-------- Provided data

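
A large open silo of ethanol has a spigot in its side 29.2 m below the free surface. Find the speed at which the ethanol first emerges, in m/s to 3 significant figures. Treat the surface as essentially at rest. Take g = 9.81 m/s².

Bernoulli from surface to hole (P equal, v_surface ≈ 0): v = √(2gh) = √(2×9.81×29.2) = 23.9 m/s.

v ≈ 23.9 m/s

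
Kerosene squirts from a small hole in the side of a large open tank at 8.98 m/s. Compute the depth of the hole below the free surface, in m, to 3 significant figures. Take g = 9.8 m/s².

h ≈ 4.11 m

Torricelli: v = √(2gh), so h = v²/(2g).
h = 8.98²/(2·9.8) = 80.6/19.60 = 4.11 m.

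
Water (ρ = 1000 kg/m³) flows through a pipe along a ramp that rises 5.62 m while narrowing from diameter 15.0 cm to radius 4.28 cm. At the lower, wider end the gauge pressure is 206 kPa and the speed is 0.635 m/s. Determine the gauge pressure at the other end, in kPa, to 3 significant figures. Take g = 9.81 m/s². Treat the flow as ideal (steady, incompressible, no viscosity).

P₂ = 149 kPa

Continuity gives A₁v₁ = A₂v₂, so v₂ = (177 cm²)/(57.5 cm²) × 0.635 m/s = 1.95 m/s.
Energy conservation along the streamline gives P₂ = P₁ − ½ρ(v₂² − v₁²) − ρg(h₂ − h₁).
P₂ = 206000 + ½·1000·(0.635² − 1.95²) − 1000·9.81·(+5.62) = 206000 + (-1700) − (55100) = 149000 Pa.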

----------------

What you need to do: Set the data down again in full. Keep it exact.

Result of the task:
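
A large open silo of ethanol has a spigot in its side 29.2 m below the free surface. Find the speed at which the ethanol first emerges, in m/s to 3 significant figures. Treat the surface as essentially at rest. Take g = 9.81 m/s².

Bernoulli from surface to hole (P equal, v_surface ≈ 0): v = √(2gh) = √(2×9.81×29.2) = 23.9 m/s.

v ≈ 23.9 m/s

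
Kerosene squirts from a small hole in the side of a large open tank at 8.98 m/s. Compute the depth of the hole below the free surface, in m, to 3 significant figures. Take g = 9.8 m/s².

h ≈ 4.11 m

Torricelli: v = √(2gh), so h = v²/(2g).
h = 8.98²/(2·9.8) = 80.6/19.60 = 4.11 m.

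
Water (ρ = 1000 kg/m³) flows through a pipe along a ramp that rises 5.62 m while narrowing from diameter 15.0 cm to radius 4.28 cm. At the lower, wider end the gauge pressure is 206 kPa and the speed is 0.635 m/s. Determine the gauge pressure at the other end, in kPa, to 3 significant figures. Take g = 9.81 m/s². Treat the flow as ideal (steady, incompressible, no viscosity).

P₂ = 149 kPa

Continuity gives A₁v₁ = A₂v₂, so v₂ = (177 cm²)/(57.5 cm²) × 0.635 m/s = 1.95 m/s.
Energy conservation along the streamline gives P₂ = P₁ − ½ρ(v₂² − v₁²) − ρg(h₂ − h₁).
P₂ = 206000 + ½·1000·(0.635² − 1.95²) − 1000·9.81·(+5.62) = 206000 + (-1700) − (55100) = 149000 Pa.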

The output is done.